Listed records:
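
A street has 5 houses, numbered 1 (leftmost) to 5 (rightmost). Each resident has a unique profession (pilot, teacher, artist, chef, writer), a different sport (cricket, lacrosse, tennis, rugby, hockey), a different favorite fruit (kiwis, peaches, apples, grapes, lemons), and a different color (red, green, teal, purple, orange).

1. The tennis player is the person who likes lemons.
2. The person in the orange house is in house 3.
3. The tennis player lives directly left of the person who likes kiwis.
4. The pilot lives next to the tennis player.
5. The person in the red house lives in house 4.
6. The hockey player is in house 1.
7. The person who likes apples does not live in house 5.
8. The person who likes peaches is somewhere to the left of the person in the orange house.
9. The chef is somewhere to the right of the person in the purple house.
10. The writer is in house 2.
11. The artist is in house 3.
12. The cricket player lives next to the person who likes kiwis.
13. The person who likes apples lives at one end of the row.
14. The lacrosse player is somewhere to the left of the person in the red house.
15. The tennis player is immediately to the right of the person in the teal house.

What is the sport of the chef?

From clue 2, the person in the orange house must be in house 3.
Clue 5: the person in the red house is in house 4.
By clue 6, the hockey player is in house 1.
By clue 10, the writer is in house 2.
Clue 11 places the artist in house 3.
Clue 13 places the person who likes apples in house 1.
House 5 color: only green fits.
House 2 favorite fruit: only peaches fits.
From clue 1, the tennis player must be in house 3.
Clue 1: the person who likes lemons is in house 3.
The person who likes kiwis is in house 4 (clue 3).
Clue 4 places the pilot in house 4.
From clue 15, the person in the teal house must be in house 2.
That leaves teacher as the profession for house 1.
House 5 profession: only chef fits.
So house 4 gets rugby for sport.
That leaves cricket as the sport for house 5.
House 5's favorite fruit must be grapes (nothing else left).
The only color still possible for house 1 is purple.
That leaves lacrosse as the sport for house 2.
So: house 1 = teacher/hockey/apples/purple, house 2 = writer/lacrosse/peaches/teal, house 3 = artist/tennis/lemons/orange, house 4 = pilot/rugby/kiwis/red, house 5 = chef/cricket/grapes/green.

cricket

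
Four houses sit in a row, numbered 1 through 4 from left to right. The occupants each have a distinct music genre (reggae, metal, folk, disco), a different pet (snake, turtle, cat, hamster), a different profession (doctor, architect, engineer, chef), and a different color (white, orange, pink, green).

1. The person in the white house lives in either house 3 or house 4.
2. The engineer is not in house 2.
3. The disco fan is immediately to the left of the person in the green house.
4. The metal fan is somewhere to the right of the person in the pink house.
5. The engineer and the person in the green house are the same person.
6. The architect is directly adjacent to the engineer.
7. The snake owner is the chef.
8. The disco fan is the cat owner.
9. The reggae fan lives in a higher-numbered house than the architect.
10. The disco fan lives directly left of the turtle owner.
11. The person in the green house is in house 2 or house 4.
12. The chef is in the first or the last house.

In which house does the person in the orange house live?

2

By clue 11, the person in the green house is in house 4.
The disco fan is in house 3 (clue 3).
Clue 5: the engineer is in house 4.
From clue 6, the architect must be in house 3.
By clue 8, the cat owner is in house 3.
The reggae fan is in house 4 (clue 9).
From clue 10, the turtle owner must be in house 4.
House 1 music genre: only folk fits.
So house 2 gets metal for music genre.
House 2's pet must be hamster (nothing else left).
House 1's profession must be chef (nothing else left).
That leaves doctor as the profession for house 2.
The only color still possible for house 3 is white.
The person in the pink house is in house 1 (clue 4).
House 1 pet: only snake fits.
House 2 color: only orange fits.
So: house 1 = folk/snake/chef/pink, house 2 = metal/hamster/doctor/orange, house 3 = disco/cat/architect/white, house 4 = reggae/turtle/engineer/green.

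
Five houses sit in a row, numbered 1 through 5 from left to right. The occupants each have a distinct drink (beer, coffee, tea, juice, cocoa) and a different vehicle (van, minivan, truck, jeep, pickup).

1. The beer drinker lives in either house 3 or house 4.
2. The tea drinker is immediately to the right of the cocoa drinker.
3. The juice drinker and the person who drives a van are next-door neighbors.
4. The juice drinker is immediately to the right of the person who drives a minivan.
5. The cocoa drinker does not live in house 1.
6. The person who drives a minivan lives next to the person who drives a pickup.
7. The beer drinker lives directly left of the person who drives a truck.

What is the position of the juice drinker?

House 1 drink: only coffee fits.
The beer drinker is narrowed to house 3 or 4; consider each.
Placing it in house 4 leads to a contradiction, so it's in house 3.
From clue 7, the person who drives a truck must be in house 4.
From clue 2, the tea drinker must be in house 5.
Clue 2 places the cocoa drinker in house 4.
Clue 6 places the person who drives a pickup in house 2.
The only drink still possible for house 2 is juice.
The person who drives a minivan is in house 1 (clue 4).
House 5's vehicle must be jeep (nothing else left).
So house 3 gets van for vehicle.
So: house 1 = coffee/minivan, house 2 = juice/pickup, house 3 = beer/van, house 4 = cocoa/truck, house 5 = tea/jeep.

2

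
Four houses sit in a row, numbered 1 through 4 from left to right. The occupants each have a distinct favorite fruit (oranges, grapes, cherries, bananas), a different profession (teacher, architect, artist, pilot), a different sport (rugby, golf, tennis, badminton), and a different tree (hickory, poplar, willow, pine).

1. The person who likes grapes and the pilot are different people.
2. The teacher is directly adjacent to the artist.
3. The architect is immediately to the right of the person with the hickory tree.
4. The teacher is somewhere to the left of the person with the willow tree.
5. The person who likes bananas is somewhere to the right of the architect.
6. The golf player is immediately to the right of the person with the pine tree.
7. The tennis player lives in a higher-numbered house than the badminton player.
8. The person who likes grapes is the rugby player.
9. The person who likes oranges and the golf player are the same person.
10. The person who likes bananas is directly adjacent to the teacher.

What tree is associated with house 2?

pine

The person who likes bananas is narrowed to house 3 or 4; consider each.
Placing it in house 3 leads to a contradiction, so it's in house 4.
Clue 10 places the teacher in house 3.
So house 2 gets architect for profession.
Clue 2: the artist is in house 4.
By clue 3, the person with the hickory tree is in house 1.
The person with the willow tree is in house 4 (clue 4).
That leaves pilot as the profession for house 1.
So house 4 gets tennis for sport.
By clue 6, the golf player is in house 3.
By clue 6, the person with the pine tree is in house 2.
By clue 9, the person who likes oranges is in house 3.
House 1 favorite fruit: only cherries fits.
The only favorite fruit still possible for house 2 is grapes.
That leaves badminton as the sport for house 1.
That leaves rugby as the sport for house 2.
That leaves poplar as the tree for house 3.
So: house 1 = cherries/pilot/badminton/hickory, house 2 = grapes/architect/rugby/pine, house 3 = oranges/teacher/golf/poplar, house 4 = bananas/artist/tennis/willow.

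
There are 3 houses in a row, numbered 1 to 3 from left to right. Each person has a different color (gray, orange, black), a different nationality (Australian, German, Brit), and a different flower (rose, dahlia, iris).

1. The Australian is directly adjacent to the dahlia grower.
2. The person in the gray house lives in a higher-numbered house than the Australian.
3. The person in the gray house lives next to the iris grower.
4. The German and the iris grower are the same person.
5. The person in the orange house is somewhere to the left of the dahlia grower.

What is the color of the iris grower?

The person in the gray house is narrowed to house 2 or 3; consider each.
Placing it in house 3 leads to a contradiction, so it's in house 2.
From clue 2, the Australian must be in house 1.
House 1 color: only orange fits.
House 3's color must be black (nothing else left).
House 2's nationality must be Brit (nothing else left).
The only nationality still possible for house 3 is German.
From clue 1, the dahlia grower must be in house 2.
Clue 4: the iris grower is in house 3.
So house 1 gets rose for flower.
So: house 1 = orange/Australian/rose, house 2 = gray/Brit/dahlia, house 3 = black/German/iris.

black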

Task to complete: Please transcribe exactly the lines above from the line that has "7. The person" up to and including the line that has "14. The lacrosse"; no other line belongs in the answer.

Written solution:
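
7. The person who likes apples does not live in house 5.
8. The person who likes peaches is somewhere to the left of the person in the orange house.
9. The chef is somewhere to the right of the person in the purple house.
10. The writer is in house 2.
11. The artist is in house 3.
12. The cricket player lives next to the person who likes kiwis.
13. The person who likes apples lives at one end of the row.
14. The lacrosse player is somewhere to the left of the person in the red house.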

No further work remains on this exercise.